**About this exercise:** Taking the listing below, restate word for word each line from the line with "B.mk = b.key == false" to the line with "At the root n0, the inherited attributes are given: n0.off", ends included, and stop there.

= = = = = = =

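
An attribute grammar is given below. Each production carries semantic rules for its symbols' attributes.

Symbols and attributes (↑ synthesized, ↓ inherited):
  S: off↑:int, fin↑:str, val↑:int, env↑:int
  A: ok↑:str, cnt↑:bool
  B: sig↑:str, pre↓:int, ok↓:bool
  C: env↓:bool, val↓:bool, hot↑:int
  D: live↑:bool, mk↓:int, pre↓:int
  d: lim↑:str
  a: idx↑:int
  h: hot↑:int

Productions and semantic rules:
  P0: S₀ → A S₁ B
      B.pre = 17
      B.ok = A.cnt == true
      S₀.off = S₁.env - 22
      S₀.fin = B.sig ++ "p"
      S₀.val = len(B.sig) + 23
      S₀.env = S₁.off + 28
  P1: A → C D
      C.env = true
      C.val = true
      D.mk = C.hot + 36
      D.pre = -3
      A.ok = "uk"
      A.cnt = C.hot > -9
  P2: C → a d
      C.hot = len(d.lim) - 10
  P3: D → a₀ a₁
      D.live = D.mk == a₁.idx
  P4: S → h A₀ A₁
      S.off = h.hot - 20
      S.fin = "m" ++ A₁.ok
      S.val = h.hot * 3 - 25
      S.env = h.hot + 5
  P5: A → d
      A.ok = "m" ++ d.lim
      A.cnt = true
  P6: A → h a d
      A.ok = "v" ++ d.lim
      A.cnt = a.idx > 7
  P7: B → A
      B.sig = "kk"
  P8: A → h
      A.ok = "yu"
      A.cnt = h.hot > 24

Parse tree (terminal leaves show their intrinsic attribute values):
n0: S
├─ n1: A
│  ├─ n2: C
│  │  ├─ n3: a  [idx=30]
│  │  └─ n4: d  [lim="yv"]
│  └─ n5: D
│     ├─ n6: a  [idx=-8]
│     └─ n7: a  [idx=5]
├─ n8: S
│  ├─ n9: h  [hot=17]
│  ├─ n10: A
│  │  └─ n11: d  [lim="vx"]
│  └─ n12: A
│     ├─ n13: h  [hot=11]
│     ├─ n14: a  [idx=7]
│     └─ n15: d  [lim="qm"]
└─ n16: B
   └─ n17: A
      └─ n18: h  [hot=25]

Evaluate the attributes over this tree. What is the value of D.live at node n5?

false

1. n2.env = true  [true]
2. n2.val = true  [true]
3. n3.idx = 30  [terminal]
4. n4.lim = "yv"  [terminal]
5. n2.hot = -8  [len(d.lim) - 10]
6. n5.mk = 28  [C.hot + 36]
7. n5.pre = -3  [-3]
8. n6.idx = -8  [terminal]
9. n7.idx = 5  [terminal]
10. n5.live = false  [D.mk == a₁.idx]
11. n1.ok = "uk"  ["uk"]
12. n1.cnt = true  [C.hot > -9]
13. n9.hot = 17  [terminal]
14. n11.lim = "vx"  [terminal]
15. n10.ok = "mvx"  ["m" ++ d.lim]
16. n10.cnt = true  [true]
17. n13.hot = 11  [terminal]
18. n14.idx = 7  [terminal]
19. n15.lim = "qm"  [terminal]
20. n12.ok = "vqm"  ["v" ++ d.lim]
21. n12.cnt = false  [a.idx > 7]
22. n8.off = -3  [h.hot - 20]
23. n8.fin = "mvqm"  ["m" ++ A₁.ok]
24. n8.val = 26  [h.hot * 3 - 25]
25. n8.env = 22  [h.hot + 5]
26. n16.pre = 17  [17]
27. n16.ok = true  [A.cnt == true]
28. n18.hot = 25  [terminal]
29. n17.ok = "yu"  ["yu"]
30. n17.cnt = true  [h.hot > 24]
31. n16.sig = "kk"  ["kk"]
32. n0.off = 0  [S₁.env - 22]
33. n0.fin = "kkp"  [B.sig ++ "p"]
34. n0.val = 25  [len(B.sig) + 23]
35. n0.env = 25  [S₁.off + 28]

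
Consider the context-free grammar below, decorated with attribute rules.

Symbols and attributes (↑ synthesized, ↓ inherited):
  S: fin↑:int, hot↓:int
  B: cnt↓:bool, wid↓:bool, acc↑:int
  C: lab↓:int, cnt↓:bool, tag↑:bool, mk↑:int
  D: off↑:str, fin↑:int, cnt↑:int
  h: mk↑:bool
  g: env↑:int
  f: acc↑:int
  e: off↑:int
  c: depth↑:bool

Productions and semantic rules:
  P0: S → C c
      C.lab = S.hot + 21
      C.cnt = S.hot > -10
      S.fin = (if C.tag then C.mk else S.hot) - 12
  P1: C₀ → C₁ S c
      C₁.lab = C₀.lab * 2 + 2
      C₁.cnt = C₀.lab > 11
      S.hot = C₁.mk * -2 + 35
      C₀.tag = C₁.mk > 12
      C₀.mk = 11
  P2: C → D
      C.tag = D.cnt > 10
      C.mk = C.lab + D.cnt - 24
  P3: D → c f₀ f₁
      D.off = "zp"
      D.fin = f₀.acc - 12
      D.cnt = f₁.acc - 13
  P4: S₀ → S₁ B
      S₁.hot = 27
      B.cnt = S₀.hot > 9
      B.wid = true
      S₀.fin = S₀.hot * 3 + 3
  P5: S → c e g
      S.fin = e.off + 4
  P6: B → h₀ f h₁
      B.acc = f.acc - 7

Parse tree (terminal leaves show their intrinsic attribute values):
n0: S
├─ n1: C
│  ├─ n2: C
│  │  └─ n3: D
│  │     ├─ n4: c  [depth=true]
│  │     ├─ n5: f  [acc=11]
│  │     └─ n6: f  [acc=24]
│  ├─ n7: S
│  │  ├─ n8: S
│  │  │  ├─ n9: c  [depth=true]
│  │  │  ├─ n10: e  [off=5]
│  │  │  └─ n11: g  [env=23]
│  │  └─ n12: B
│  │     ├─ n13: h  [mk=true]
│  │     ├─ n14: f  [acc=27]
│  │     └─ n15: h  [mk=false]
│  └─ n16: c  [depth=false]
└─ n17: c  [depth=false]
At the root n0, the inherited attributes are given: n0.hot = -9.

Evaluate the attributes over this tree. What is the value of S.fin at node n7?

1. n0.hot = -9  [given at root]
2. n1.lab = 12  [S.hot + 21]
3. n1.cnt = true  [S.hot > -10]
4. n2.lab = 26  [C₀.lab * 2 + 2]
5. n2.cnt = true  [C₀.lab > 11]
6. n4.depth = true  [terminal]
7. n5.acc = 11  [terminal]
8. n6.acc = 24  [terminal]
9. n3.off = "zp"  ["zp"]
10. n3.fin = -1  [f₀.acc - 12]
11. n3.cnt = 11  [f₁.acc - 13]
12. n2.tag = true  [D.cnt > 10]
13. n2.mk = 13  [C.lab + D.cnt - 24]
14. n7.hot = 9  [C₁.mk * -2 + 35]
15. n8.hot = 27  [27]
16. n9.depth = true  [terminal]
17. n10.off = 5  [terminal]
18. n11.env = 23  [terminal]
19. n8.fin = 9  [e.off + 4]
20. n12.cnt = false  [S₀.hot > 9]
21. n12.wid = true  [true]
22. n13.mk = true  [terminal]
23. n14.acc = 27  [terminal]
24. n15.mk = false  [terminal]
25. n12.acc = 20  [f.acc - 7]
26. n7.fin = 30  [S₀.hot * 3 + 3]
27. n16.depth = false  [terminal]
28. n1.tag = true  [C₁.mk > 12]
29. n1.mk = 11  [11]
30. n17.depth = false  [terminal]
31. n0.fin = -1  [(if C.tag then C.mk else S.hot) - 12]

30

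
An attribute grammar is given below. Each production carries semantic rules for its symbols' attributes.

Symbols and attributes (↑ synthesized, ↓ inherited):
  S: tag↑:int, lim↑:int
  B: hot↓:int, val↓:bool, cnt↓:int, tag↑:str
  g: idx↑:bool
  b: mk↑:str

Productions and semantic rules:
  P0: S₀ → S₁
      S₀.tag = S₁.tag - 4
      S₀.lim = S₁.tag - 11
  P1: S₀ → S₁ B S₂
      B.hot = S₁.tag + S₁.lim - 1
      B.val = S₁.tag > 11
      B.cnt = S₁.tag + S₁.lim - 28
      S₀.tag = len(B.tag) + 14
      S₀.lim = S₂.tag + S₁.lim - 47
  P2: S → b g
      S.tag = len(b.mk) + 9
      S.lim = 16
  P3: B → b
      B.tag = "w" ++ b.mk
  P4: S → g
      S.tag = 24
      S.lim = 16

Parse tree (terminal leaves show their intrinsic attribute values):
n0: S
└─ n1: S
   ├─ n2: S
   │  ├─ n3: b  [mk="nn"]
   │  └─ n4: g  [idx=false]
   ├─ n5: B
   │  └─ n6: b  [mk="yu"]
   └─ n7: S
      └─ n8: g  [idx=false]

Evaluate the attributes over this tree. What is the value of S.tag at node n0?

1. n3.mk = "nn"  [terminal]
2. n4.idx = false  [terminal]
3. n2.tag = 11  [len(b.mk) + 9]
4. n2.lim = 16  [16]
5. n5.hot = 26  [S₁.tag + S₁.lim - 1]
6. n5.val = false  [S₁.tag > 11]
7. n5.cnt = -1  [S₁.tag + S₁.lim - 28]
8. n6.mk = "yu"  [terminal]
9. n5.tag = "wyu"  ["w" ++ b.mk]
10. n8.idx = false  [terminal]
11. n7.tag = 24  [24]
12. n7.lim = 16  [16]
13. n1.tag = 17  [len(B.tag) + 14]
14. n1.lim = -7  [S₂.tag + S₁.lim - 47]
15. n0.tag = 13  [S₁.tag - 4]
16. n0.lim = 6  [S₁.tag - 11]

13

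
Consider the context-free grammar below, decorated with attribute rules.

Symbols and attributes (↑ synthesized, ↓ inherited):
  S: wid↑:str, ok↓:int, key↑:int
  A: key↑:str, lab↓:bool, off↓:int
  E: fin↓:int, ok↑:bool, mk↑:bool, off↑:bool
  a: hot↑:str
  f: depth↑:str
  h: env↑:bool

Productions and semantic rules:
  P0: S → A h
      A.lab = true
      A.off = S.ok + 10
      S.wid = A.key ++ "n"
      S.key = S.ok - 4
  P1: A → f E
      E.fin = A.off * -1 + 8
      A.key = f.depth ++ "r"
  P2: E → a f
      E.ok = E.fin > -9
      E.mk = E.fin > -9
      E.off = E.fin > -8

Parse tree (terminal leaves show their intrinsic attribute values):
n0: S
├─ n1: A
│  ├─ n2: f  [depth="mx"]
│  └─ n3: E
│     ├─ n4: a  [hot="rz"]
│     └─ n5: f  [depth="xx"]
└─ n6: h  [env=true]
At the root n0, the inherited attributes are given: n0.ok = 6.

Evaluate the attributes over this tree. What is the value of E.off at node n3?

false

1. n0.ok = 6  [given at root]
2. n1.lab = true  [true]
3. n1.off = 16  [S.ok + 10]
4. n2.depth = "mx"  [terminal]
5. n3.fin = -8  [A.off * -1 + 8]
6. n4.hot = "rz"  [terminal]
7. n5.depth = "xx"  [terminal]
8. n3.ok = true  [E.fin > -9]
9. n3.mk = true  [E.fin > -9]
10. n3.off = false  [E.fin > -8]
11. n1.key = "mxr"  [f.depth ++ "r"]
12. n6.env = true  [terminal]
13. n0.wid = "mxrn"  [A.key ++ "n"]
14. n0.key = 2  [S.ok - 4]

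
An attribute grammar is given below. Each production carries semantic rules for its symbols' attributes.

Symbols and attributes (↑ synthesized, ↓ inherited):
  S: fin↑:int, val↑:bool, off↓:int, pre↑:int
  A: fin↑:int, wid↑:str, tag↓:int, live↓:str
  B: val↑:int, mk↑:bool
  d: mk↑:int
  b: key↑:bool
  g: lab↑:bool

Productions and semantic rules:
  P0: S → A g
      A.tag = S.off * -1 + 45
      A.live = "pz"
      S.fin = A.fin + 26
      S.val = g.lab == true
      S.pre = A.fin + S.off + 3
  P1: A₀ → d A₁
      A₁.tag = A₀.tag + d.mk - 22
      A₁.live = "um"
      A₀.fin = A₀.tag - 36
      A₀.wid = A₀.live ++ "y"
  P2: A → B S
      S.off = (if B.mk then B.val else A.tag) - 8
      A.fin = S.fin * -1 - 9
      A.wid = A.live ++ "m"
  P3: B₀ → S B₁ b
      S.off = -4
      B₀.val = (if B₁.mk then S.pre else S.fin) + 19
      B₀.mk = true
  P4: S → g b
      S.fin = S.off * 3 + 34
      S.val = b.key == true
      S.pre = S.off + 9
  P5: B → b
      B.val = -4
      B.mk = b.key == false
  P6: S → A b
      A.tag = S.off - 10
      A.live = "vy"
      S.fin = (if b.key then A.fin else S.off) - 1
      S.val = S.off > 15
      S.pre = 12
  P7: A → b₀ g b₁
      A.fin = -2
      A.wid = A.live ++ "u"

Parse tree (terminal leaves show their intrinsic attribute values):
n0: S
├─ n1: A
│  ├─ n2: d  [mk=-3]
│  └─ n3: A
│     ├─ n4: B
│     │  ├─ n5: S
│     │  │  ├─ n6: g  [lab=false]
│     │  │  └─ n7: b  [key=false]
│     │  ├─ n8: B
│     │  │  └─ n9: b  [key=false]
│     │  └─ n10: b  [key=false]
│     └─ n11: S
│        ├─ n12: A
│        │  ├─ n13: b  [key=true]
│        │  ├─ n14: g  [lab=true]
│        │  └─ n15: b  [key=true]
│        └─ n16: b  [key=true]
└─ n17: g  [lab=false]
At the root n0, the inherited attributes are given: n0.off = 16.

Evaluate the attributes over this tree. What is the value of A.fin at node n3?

-6

1. n0.off = 16  [given at root]
2. n1.tag = 29  [S.off * -1 + 45]
3. n1.live = "pz"  ["pz"]
4. n2.mk = -3  [terminal]
5. n3.tag = 4  [A₀.tag + d.mk - 22]
6. n3.live = "um"  ["um"]
7. n5.off = -4  [-4]
8. n6.lab = false  [terminal]
9. n7.key = false  [terminal]
10. n5.fin = 22  [S.off * 3 + 34]
11. n5.val = false  [b.key == true]
12. n5.pre = 5  [S.off + 9]
13. n9.key = false  [terminal]
14. n8.val = -4  [-4]
15. n8.mk = true  [b.key == false]
16. n10.key = false  [terminal]
17. n4.val = 24  [(if B₁.mk then S.pre else S.fin) + 19]
18. n4.mk = true  [true]
19. n11.off = 16  [(if B.mk then B.val else A.tag) - 8]
20. n12.tag = 6  [S.off - 10]
21. n12.live = "vy"  ["vy"]
22. n13.key = true  [terminal]
23. n14.lab = true  [terminal]
24. n15.key = true  [terminal]
25. n12.fin = -2  [-2]
26. n12.wid = "vyu"  [A.live ++ "u"]
27. n16.key = true  [terminal]
28. n11.fin = -3  [(if b.key then A.fin else S.off) - 1]
29. n11.val = true  [S.off > 15]
30. n11.pre = 12  [12]
31. n3.fin = -6  [S.fin * -1 - 9]
32. n3.wid = "umm"  [A.live ++ "m"]
33. n1.fin = -7  [A₀.tag - 36]
34. n1.wid = "pzy"  [A₀.live ++ "y"]
35. n17.lab = false  [terminal]
36. n0.fin = 19  [A.fin + 26]
37. n0.val = false  [g.lab == true]
38. n0.pre = 12  [A.fin + S.off + 3]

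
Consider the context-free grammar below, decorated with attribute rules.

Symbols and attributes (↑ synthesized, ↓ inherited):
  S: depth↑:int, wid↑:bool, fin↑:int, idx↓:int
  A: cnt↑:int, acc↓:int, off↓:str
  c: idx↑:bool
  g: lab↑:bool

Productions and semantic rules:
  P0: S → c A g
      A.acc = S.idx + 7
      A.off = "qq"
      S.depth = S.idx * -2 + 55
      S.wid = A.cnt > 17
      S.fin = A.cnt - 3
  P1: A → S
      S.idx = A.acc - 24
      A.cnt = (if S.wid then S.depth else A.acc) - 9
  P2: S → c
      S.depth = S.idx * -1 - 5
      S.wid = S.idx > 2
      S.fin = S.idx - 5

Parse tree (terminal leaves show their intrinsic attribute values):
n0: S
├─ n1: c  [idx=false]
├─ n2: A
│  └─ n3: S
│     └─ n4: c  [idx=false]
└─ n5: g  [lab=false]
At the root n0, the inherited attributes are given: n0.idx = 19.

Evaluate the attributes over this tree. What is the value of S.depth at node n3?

-7

1. n0.idx = 19  [given at root]
2. n1.idx = false  [terminal]
3. n2.acc = 26  [S.idx + 7]
4. n2.off = "qq"  ["qq"]
5. n3.idx = 2  [A.acc - 24]
6. n4.idx = false  [terminal]
7. n3.depth = -7  [S.idx * -1 - 5]
8. n3.wid = false  [S.idx > 2]
9. n3.fin = -3  [S.idx - 5]
10. n2.cnt = 17  [(if S.wid then S.depth else A.acc) - 9]
11. n5.lab = false  [terminal]
12. n0.depth = 17  [S.idx * -2 + 55]
13. n0.wid = false  [A.cnt > 17]
14. n0.fin = 14  [A.cnt - 3]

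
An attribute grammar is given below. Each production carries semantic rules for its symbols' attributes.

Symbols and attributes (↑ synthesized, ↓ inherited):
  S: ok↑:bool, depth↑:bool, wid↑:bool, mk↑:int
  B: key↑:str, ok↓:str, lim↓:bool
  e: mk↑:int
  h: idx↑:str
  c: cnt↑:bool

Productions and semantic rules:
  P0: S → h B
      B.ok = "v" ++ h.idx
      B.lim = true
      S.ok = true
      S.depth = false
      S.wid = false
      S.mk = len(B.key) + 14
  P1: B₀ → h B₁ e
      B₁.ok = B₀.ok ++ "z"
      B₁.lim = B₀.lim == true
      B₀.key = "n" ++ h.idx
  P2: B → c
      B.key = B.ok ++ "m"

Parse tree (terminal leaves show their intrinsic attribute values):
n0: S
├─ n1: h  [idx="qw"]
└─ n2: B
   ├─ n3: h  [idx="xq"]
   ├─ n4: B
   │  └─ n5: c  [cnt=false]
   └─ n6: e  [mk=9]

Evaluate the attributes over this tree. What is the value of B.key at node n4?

"vqwzm"

1. n1.idx = "qw"  [terminal]
2. n2.ok = "vqw"  ["v" ++ h.idx]
3. n2.lim = true  [true]
4. n3.idx = "xq"  [terminal]
5. n4.ok = "vqwz"  [B₀.ok ++ "z"]
6. n4.lim = true  [B₀.lim == true]
7. n5.cnt = false  [terminal]
8. n4.key = "vqwzm"  [B.ok ++ "m"]
9. n6.mk = 9  [terminal]
10. n2.key = "nxq"  ["n" ++ h.idx]
11. n0.ok = true  [true]
12. n0.depth = false  [false]
13. n0.wid = false  [false]
14. n0.mk = 17  [len(B.key) + 14]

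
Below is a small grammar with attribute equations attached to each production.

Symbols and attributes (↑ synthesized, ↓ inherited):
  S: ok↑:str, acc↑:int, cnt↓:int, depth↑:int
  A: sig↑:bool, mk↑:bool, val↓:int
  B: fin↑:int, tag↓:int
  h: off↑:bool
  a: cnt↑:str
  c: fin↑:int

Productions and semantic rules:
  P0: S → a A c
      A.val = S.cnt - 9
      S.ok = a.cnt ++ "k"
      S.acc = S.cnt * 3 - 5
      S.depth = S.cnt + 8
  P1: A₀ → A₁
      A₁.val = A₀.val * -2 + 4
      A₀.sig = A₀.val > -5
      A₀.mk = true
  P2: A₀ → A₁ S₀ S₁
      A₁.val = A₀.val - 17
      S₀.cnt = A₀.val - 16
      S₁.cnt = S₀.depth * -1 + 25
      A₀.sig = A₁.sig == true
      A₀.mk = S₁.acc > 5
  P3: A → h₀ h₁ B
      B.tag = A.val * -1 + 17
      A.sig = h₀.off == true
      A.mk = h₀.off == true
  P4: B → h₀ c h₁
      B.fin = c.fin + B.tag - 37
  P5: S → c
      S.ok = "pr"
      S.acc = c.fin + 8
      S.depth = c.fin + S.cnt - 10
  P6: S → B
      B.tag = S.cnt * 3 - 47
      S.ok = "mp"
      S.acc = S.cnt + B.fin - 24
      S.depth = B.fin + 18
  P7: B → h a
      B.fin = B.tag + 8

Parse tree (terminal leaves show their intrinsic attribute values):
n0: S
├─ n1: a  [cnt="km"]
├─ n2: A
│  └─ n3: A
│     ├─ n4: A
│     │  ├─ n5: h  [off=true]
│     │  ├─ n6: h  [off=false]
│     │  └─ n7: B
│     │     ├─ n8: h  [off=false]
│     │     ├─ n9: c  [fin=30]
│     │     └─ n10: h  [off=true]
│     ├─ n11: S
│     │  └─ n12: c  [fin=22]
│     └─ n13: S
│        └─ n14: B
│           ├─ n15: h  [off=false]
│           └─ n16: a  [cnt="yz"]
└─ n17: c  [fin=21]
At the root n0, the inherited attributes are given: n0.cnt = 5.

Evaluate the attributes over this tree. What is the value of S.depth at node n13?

30

1. n0.cnt = 5  [given at root]
2. n1.cnt = "km"  [terminal]
3. n2.val = -4  [S.cnt - 9]
4. n3.val = 12  [A₀.val * -2 + 4]
5. n4.val = -5  [A₀.val - 17]
6. n5.off = true  [terminal]
7. n6.off = false  [terminal]
8. n7.tag = 22  [A.val * -1 + 17]
9. n8.off = false  [terminal]
10. n9.fin = 30  [terminal]
11. n10.off = true  [terminal]
12. n7.fin = 15  [c.fin + B.tag - 37]
13. n4.sig = true  [h₀.off == true]
14. n4.mk = true  [h₀.off == true]
15. n11.cnt = -4  [A₀.val - 16]
16. n12.fin = 22  [terminal]
17. n11.ok = "pr"  ["pr"]
18. n11.acc = 30  [c.fin + 8]
19. n11.depth = 8  [c.fin + S.cnt - 10]
20. n13.cnt = 17  [S₀.depth * -1 + 25]
21. n14.tag = 4  [S.cnt * 3 - 47]
22. n15.off = false  [terminal]
23. n16.cnt = "yz"  [terminal]
24. n14.fin = 12  [B.tag + 8]
25. n13.ok = "mp"  ["mp"]
26. n13.acc = 5  [S.cnt + B.fin - 24]
27. n13.depth = 30  [B.fin + 18]
28. n3.sig = true  [A₁.sig == true]
29. n3.mk = false  [S₁.acc > 5]
30. n2.sig = true  [A₀.val > -5]
31. n2.mk = true  [true]
32. n17.fin = 21  [terminal]
33. n0.ok = "kmk"  [a.cnt ++ "k"]
34. n0.acc = 10  [S.cnt * 3 - 5]
35. n0.depth = 13  [S.cnt + 8]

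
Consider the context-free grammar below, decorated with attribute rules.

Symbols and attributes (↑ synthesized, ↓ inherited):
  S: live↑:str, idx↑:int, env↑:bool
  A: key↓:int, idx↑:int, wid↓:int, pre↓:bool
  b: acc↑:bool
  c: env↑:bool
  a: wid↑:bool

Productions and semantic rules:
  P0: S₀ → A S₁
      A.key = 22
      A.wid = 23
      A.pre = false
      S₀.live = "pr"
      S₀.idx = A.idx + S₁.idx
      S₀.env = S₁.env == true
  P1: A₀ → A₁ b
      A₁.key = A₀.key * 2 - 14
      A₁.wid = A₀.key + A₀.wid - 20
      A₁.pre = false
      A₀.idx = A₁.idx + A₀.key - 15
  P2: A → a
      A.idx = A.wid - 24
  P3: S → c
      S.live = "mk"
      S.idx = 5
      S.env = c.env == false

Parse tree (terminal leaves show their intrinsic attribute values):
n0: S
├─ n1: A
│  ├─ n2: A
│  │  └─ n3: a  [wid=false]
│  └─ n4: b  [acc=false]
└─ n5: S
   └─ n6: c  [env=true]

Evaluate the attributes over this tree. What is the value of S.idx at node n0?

13

1. n1.key = 22  [22]
2. n1.wid = 23  [23]
3. n1.pre = false  [false]
4. n2.key = 30  [A₀.key * 2 - 14]
5. n2.wid = 25  [A₀.key + A₀.wid - 20]
6. n2.pre = false  [false]
7. n3.wid = false  [terminal]
8. n2.idx = 1  [A.wid - 24]
9. n4.acc = false  [terminal]
10. n1.idx = 8  [A₁.idx + A₀.key - 15]
11. n6.env = true  [terminal]
12. n5.live = "mk"  ["mk"]
13. n5.idx = 5  [5]
14. n5.env = false  [c.env == false]
15. n0.live = "pr"  ["pr"]
16. n0.idx = 13  [A.idx + S₁.idx]
17. n0.env = false  [S₁.env == true]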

= = = = = = =

**Output for this task:**
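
      B.mk = b.key == false
  P6: S → A b
      A.tag = S.off - 10
      A.live = "vy"
      S.fin = (if b.key then A.fin else S.off) - 1
      S.val = S.off > 15
      S.pre = 12
  P7: A → b₀ g b₁
      A.fin = -2
      A.wid = A.live ++ "u"

Parse tree (terminal leaves show their intrinsic attribute values):
n0: S
├─ n1: A
│  ├─ n2: d  [mk=-3]
│  └─ n3: A
│     ├─ n4: B
│     │  ├─ n5: S
│     │  │  ├─ n6: g  [lab=false]
│     │  │  └─ n7: b  [key=false]
│     │  ├─ n8: B
│     │  │  └─ n9: b  [key=false]
│     │  └─ n10: b  [key=false]
│     └─ n11: S
│        ├─ n12: A
│        │  ├─ n13: b  [key=true]
│        │  ├─ n14: g  [lab=true]
│        │  └─ n15: b  [key=true]
│        └─ n16: b  [key=true]
└─ n17: g  [lab=false]
At the root n0, the inherited attributes are given: n0.off = 16.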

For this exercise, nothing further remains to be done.